§ Action item:
Within the material below, how many lines carry the word "free"? Answer with a single number.
——
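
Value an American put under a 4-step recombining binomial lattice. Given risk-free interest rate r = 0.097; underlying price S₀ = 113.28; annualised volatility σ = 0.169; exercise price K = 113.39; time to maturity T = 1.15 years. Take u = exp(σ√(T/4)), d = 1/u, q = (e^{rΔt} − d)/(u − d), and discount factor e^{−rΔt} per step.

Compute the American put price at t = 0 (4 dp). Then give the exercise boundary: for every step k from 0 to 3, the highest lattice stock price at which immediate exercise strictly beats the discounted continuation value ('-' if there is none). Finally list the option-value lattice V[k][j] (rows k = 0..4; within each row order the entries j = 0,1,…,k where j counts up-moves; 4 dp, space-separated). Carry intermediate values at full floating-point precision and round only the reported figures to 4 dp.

price = 4.3282
boundary = - 103.4664 94.5029 103.4664
tree:
4.3282
9.9236 1.2800
18.8871 3.5641 0.0140
27.0741 9.9236 0.0392 0.0000
34.5518 18.8871 0.1100 0.0000 0.0000

params: Δt=0.28750 u=1.09485 d=0.91337 q=0.63319 e^(-rΔt)=0.97250
t_4 payoffs: 34.5518 18.8871 0.1100 0.0000 0.0000
t_3: node(3,0) S=86.3159 payoff=27.0741 vs cont=23.9556 → 27.0741 [stop]  node(3,1) S=103.4664 payoff=9.9236 vs cont=6.8052 → 9.9236 [stop]  node(3,2) S=124.0245 payoff=0.0000 vs cont=0.0392 → 0.0392 [wait]  node(3,3) S=148.6673 payoff=0.0000 vs cont=0.0000 → 0.0000 [wait]  ⇒ S*(3)=103.4664
t_2: node(2,0) S=94.5029 payoff=18.8871 vs cont=15.7686 → 18.8871 [stop]  node(2,1) S=113.2800 payoff=0.1100 vs cont=3.5641 → 3.5641 [wait]  node(2,2) S=135.7880 payoff=0.0000 vs cont=0.0140 → 0.0140 [wait]  ⇒ S*(2)=94.5029
t_1: node(1,0) S=103.4664 payoff=9.9236 vs cont=8.9321 → 9.9236 [stop]  node(1,1) S=124.0245 payoff=0.0000 vs cont=1.2800 → 1.2800 [wait]  ⇒ S*(1)=103.4664
t_0: node(0,0) S=113.2800 payoff=0.1100 vs cont=4.3282 → 4.3282 [wait]  ⇒ S*(0)=-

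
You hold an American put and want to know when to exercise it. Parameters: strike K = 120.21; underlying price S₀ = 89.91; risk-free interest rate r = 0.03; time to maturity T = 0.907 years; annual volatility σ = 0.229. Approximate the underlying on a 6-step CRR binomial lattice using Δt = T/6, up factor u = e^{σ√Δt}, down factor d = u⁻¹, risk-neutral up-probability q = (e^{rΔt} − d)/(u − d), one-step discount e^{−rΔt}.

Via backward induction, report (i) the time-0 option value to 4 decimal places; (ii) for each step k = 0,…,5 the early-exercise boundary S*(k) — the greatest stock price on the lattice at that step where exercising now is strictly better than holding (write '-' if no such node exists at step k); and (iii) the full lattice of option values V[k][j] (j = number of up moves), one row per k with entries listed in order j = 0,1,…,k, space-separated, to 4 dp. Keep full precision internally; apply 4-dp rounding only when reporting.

price = 30.3000
boundary = 89.9100 82.2508 89.9100 82.2508 89.9100 98.2824
tree:
30.3000
37.9592 22.5652
44.9659 30.3000 15.1341
51.3757 37.9592 22.0012 8.4922
57.2395 44.9659 30.3000 14.0083 3.1241
62.6037 51.3757 37.9592 21.9276 6.3176 0.0000
67.5110 57.2395 44.9659 30.3000 12.7756 0.0000 0.0000

Δt=0.15117, u=1.09312, d=0.91481, q=0.50325, disc=e^(-rΔt)=0.99548
k=6 terminal: V=max(K-S,0) → 67.5110 57.2395 44.9659 30.3000 12.7756 0.0000 0.0000
k=5: j=0 S=57.6063 intr=62.6037 cont=62.0598 V=62.6037[EX]; j=1 S=68.8343 intr=51.3757 cont=50.8318 V=51.3757[EX]; j=2 S=82.2508 intr=37.9592 cont=37.4152 V=37.9592[EX]; j=3 S=98.2824 intr=21.9276 cont=21.3837 V=21.9276[EX]; j=4 S=117.4386 intr=2.7714 cont=6.3176 V=6.3176[hold]; j=5 S=140.3286 intr=0.0000 cont=0.0000 V=0.0000[hold]  S*(5)=98.2824
k=4: j=0 S=62.9705 intr=57.2395 cont=56.6955 V=57.2395[EX]; j=1 S=75.2441 intr=44.9659 cont=44.4219 V=44.9659[EX]; j=2 S=89.9100 intr=30.3000 cont=29.7561 V=30.3000[EX]; j=3 S=107.4344 intr=12.7756 cont=14.0083 V=14.0083[hold]; j=4 S=128.3745 intr=0.0000 cont=3.1241 V=3.1241[hold]  S*(4)=89.9100
k=3: j=0 S=68.8343 intr=51.3757 cont=50.8318 V=51.3757[EX]; j=1 S=82.2508 intr=37.9592 cont=37.4152 V=37.9592[EX]; j=2 S=98.2824 intr=21.9276 cont=22.0012 V=22.0012[hold]; j=3 S=117.4386 intr=2.7714 cont=8.4922 V=8.4922[hold]  S*(3)=82.2508
k=2: j=0 S=75.2441 intr=44.9659 cont=44.4219 V=44.9659[EX]; j=1 S=89.9100 intr=30.3000 cont=29.7930 V=30.3000[EX]; j=2 S=107.4344 intr=12.7756 cont=15.1341 V=15.1341[hold]  S*(2)=89.9100
k=1: j=0 S=82.2508 intr=37.9592 cont=37.4152 V=37.9592[EX]; j=1 S=98.2824 intr=21.9276 cont=22.5652 V=22.5652[hold]  S*(1)=82.2508
k=0: j=0 S=89.9100 intr=30.3000 cont=30.0755 V=30.3000[EX]  S*(0)=89.9100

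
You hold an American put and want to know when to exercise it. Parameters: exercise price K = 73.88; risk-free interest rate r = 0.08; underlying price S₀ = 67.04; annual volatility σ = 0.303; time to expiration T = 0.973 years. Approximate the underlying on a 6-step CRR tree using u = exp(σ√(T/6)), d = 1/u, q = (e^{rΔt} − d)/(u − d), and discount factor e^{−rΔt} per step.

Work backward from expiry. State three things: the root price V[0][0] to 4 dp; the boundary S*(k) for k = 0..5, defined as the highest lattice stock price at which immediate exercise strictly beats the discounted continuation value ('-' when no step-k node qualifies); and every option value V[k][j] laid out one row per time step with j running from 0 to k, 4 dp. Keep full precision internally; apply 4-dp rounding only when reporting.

price = 9.9675
boundary = - - 52.5231 59.3393 52.5231 59.3393
tree:
9.9675
14.8689 5.7445
21.3569 9.3208 2.6250
27.3901 14.5407 4.7910 0.7144
32.7302 21.3569 8.5105 1.5170 0.0000
37.4570 27.3901 14.5407 3.2212 0.0000 0.0000
41.6408 32.7302 21.3569 6.8400 0.0000 0.0000 0.0000

Δt=0.16217  u=1.12977  d=0.88513  q=0.52291  discount=0.98711
step 6 (expiry): payoffs max(K−S,0) = 41.6408 32.7302 21.3569 6.8400 0.0000 0.0000 0.0000
step 5: (k=5,j=0): S=36.4230, (K−S)⁺=37.4570, hold=36.5047 ⇒ V=37.4570 exercise | (k=5,j=1): S=46.4899, (K−S)⁺=27.3901, hold=26.4378 ⇒ V=27.3901 exercise | (k=5,j=2): S=59.3393, (K−S)⁺=14.5407, hold=13.5884 ⇒ V=14.5407 exercise | (k=5,j=3): S=75.7401, (K−S)⁺=0.0000, hold=3.2212 ⇒ V=3.2212 continue | (k=5,j=4): S=96.6739, (K−S)⁺=0.0000, hold=0.0000 ⇒ V=0.0000 continue | (k=5,j=5): S=123.3935, (K−S)⁺=0.0000, hold=0.0000 ⇒ V=0.0000 continue  boundary S*=59.3393
step 4: (k=4,j=0): S=41.1498, (K−S)⁺=32.7302, hold=31.7780 ⇒ V=32.7302 exercise | (k=4,j=1): S=52.5231, (K−S)⁺=21.3569, hold=20.4046 ⇒ V=21.3569 exercise | (k=4,j=2): S=67.0400, (K−S)⁺=6.8400, hold=8.5105 ⇒ V=8.5105 continue | (k=4,j=3): S=85.5692, (K−S)⁺=0.0000, hold=1.5170 ⇒ V=1.5170 continue | (k=4,j=4): S=109.2196, (K−S)⁺=0.0000, hold=0.0000 ⇒ V=0.0000 continue  boundary S*=52.5231
step 3: (k=3,j=0): S=46.4899, (K−S)⁺=27.3901, hold=26.4378 ⇒ V=27.3901 exercise | (k=3,j=1): S=59.3393, (K−S)⁺=14.5407, hold=14.4507 ⇒ V=14.5407 exercise | (k=3,j=2): S=75.7401, (K−S)⁺=0.0000, hold=4.7910 ⇒ V=4.7910 continue | (k=3,j=3): S=96.6739, (K−S)⁺=0.0000, hold=0.7144 ⇒ V=0.7144 continue  boundary S*=59.3393
step 2: (k=2,j=0): S=52.5231, (K−S)⁺=21.3569, hold=20.4046 ⇒ V=21.3569 exercise | (k=2,j=1): S=67.0400, (K−S)⁺=6.8400, hold=9.3208 ⇒ V=9.3208 continue | (k=2,j=2): S=85.5692, (K−S)⁺=0.0000, hold=2.6250 ⇒ V=2.6250 continue  boundary S*=52.5231
step 1: (k=1,j=0): S=59.3393, (K−S)⁺=14.5407, hold=14.8689 ⇒ V=14.8689 continue | (k=1,j=1): S=75.7401, (K−S)⁺=0.0000, hold=5.7445 ⇒ V=5.7445 continue  boundary S*=-
step 0: (k=0,j=0): S=67.0400, (K−S)⁺=6.8400, hold=9.9675 ⇒ V=9.9675 continue  boundary S*=-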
——
§ Expected answer:
3